--- Dataset entries Enclosed Below ---

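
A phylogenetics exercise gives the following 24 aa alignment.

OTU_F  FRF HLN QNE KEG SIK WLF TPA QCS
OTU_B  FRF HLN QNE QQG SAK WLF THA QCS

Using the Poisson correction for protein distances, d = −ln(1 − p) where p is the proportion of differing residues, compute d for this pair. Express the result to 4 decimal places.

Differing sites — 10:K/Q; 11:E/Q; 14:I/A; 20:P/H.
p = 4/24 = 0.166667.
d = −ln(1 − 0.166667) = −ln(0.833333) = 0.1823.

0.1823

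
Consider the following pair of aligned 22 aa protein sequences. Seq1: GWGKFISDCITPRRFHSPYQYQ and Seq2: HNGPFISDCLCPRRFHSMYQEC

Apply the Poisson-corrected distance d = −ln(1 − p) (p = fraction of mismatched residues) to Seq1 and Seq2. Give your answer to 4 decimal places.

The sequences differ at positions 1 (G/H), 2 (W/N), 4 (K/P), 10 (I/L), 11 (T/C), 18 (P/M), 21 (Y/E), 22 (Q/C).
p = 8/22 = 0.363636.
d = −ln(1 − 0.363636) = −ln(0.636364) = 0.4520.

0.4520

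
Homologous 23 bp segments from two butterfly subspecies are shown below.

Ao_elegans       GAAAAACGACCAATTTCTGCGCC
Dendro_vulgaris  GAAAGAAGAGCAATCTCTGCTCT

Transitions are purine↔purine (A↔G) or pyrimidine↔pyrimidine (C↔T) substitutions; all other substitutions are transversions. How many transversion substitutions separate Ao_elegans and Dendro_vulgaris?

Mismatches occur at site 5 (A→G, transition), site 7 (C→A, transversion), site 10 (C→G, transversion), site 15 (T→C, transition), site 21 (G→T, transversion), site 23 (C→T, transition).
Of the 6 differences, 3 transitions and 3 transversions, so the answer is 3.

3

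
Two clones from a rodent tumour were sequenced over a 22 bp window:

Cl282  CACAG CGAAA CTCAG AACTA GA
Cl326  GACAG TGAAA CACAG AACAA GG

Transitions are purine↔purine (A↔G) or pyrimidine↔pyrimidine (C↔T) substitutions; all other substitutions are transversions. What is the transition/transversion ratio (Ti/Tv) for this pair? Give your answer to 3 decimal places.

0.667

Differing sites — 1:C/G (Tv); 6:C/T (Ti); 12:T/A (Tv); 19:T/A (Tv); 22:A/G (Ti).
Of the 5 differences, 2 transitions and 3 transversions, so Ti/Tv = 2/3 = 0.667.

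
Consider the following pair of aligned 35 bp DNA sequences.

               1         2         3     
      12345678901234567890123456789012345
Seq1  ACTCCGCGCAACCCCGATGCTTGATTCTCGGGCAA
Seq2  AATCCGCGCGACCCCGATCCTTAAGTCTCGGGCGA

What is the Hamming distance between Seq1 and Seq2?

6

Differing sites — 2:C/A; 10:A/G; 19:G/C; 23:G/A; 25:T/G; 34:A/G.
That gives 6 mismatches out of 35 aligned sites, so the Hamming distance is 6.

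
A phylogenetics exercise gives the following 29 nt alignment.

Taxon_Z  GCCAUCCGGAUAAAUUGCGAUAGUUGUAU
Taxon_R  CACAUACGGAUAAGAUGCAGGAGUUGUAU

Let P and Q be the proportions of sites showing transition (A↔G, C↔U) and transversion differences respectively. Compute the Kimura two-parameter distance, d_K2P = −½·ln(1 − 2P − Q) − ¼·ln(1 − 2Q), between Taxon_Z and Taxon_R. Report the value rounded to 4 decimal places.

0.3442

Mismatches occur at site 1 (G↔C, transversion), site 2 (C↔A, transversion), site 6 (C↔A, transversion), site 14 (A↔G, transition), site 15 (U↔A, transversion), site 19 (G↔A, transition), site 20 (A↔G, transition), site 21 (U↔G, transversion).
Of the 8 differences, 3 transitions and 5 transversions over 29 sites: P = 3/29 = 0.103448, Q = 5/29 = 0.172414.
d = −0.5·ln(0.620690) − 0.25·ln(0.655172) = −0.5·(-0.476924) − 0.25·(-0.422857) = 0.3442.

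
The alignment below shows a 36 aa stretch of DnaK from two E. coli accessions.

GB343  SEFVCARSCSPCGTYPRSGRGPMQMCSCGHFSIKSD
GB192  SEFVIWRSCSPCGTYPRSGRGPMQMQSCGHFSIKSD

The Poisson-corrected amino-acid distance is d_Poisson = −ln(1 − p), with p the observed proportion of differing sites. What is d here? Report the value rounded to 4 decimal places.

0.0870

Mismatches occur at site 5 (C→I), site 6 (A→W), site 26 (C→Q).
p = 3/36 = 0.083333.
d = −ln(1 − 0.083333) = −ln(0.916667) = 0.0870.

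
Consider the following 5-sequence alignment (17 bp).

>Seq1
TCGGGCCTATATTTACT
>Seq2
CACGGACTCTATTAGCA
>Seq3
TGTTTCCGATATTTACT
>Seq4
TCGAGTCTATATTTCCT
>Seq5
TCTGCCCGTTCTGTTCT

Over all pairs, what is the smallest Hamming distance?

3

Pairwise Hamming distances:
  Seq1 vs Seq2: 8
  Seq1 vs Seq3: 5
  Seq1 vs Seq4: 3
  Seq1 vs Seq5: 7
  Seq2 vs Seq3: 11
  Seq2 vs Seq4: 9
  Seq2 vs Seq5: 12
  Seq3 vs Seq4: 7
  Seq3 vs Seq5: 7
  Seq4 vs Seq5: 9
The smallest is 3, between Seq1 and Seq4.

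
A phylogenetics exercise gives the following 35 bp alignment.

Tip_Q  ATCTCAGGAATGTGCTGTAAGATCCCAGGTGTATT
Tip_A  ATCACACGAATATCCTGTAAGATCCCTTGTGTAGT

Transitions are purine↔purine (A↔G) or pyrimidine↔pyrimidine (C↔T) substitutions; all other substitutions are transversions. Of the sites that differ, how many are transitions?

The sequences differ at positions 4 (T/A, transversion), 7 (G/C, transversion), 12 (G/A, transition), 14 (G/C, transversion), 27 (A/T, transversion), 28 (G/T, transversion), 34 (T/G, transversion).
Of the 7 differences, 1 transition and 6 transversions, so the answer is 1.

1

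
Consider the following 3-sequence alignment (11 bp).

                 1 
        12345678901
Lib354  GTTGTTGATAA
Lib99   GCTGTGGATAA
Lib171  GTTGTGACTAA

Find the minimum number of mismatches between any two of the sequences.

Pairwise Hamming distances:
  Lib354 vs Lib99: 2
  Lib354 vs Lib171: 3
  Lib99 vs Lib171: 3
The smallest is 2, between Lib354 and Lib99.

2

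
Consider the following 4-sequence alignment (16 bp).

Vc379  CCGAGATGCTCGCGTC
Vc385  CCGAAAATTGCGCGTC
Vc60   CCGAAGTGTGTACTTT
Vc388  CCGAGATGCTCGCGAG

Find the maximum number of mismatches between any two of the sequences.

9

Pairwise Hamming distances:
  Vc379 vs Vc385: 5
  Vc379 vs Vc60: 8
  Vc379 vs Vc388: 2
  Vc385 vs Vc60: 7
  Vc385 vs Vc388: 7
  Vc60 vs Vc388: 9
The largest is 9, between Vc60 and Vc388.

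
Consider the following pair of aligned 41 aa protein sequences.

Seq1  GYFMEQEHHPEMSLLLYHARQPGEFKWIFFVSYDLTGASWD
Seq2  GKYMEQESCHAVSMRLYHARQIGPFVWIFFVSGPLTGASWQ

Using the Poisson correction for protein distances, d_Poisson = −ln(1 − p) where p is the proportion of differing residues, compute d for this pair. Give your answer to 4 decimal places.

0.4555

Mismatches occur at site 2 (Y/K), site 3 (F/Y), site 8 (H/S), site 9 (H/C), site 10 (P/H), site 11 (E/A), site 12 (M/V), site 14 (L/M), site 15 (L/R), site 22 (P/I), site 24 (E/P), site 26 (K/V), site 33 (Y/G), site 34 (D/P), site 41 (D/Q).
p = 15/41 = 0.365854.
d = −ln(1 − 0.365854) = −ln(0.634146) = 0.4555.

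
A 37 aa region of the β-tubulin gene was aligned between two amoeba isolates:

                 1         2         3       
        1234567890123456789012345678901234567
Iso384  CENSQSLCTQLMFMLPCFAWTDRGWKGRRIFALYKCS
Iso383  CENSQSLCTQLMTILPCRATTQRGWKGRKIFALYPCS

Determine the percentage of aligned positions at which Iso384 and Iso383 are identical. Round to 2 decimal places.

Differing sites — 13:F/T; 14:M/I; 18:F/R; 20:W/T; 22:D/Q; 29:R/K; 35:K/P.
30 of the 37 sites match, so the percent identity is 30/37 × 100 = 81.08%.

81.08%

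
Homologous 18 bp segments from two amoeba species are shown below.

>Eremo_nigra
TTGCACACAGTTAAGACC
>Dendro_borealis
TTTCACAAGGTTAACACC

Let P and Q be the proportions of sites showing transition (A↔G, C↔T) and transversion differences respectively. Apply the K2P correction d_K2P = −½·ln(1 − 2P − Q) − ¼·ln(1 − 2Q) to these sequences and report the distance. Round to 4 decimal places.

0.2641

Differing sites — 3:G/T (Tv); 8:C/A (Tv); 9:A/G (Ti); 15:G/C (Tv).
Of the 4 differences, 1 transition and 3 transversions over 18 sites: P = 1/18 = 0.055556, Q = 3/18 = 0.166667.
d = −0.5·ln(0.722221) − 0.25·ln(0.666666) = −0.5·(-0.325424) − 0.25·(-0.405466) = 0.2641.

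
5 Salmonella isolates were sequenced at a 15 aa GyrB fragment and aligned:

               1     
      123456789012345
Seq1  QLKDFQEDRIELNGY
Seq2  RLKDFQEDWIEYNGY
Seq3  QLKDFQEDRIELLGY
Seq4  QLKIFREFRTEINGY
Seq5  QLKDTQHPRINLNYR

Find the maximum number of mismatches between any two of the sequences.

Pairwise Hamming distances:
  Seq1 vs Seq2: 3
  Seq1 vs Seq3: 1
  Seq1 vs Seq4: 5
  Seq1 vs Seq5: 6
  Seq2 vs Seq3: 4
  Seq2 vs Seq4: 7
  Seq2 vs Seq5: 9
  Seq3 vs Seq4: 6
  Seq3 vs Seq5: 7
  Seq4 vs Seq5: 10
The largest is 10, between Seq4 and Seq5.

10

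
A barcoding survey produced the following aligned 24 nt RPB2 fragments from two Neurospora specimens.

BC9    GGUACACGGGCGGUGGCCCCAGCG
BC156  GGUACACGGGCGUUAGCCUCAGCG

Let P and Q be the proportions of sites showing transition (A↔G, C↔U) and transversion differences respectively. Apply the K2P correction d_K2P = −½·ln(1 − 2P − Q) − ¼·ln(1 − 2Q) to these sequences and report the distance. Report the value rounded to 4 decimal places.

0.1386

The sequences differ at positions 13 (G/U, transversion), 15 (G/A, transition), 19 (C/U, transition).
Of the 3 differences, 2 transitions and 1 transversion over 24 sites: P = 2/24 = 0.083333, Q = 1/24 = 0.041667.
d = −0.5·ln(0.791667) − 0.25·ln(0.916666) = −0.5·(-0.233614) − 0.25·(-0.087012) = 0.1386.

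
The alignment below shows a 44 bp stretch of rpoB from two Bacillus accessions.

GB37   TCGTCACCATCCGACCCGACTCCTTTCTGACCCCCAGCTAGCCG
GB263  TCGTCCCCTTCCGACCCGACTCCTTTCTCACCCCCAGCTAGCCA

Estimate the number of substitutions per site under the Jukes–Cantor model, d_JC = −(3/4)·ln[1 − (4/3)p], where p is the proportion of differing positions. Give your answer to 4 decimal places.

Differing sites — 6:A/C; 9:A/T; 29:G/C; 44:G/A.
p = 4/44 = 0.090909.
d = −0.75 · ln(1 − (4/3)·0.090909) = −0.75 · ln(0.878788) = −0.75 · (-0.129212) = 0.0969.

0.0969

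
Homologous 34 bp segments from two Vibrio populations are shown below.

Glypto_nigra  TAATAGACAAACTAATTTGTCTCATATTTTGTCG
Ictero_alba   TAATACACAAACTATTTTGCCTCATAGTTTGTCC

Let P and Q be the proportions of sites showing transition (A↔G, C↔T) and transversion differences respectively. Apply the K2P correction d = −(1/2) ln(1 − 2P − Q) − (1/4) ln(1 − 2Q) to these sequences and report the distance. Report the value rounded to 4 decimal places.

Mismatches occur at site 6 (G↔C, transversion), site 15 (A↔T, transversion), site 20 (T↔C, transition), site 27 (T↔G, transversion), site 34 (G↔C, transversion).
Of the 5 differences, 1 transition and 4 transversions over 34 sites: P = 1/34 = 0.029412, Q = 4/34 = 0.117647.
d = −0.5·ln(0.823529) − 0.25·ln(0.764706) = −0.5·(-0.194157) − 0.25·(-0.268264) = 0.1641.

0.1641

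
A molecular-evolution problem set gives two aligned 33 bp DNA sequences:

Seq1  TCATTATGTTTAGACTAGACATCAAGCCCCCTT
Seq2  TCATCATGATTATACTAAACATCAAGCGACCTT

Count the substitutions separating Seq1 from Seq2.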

--- End of Enclosed Dataset entries ---

Exercise directions:
Whenever a line of the data holds the string "isolates", pick that line out.

Reply:
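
A 37 aa region of the β-tubulin gene was aligned between two amoeba isolates:
5 Salmonella isolates were sequenced at a 15 aa GyrB fragment and aligned: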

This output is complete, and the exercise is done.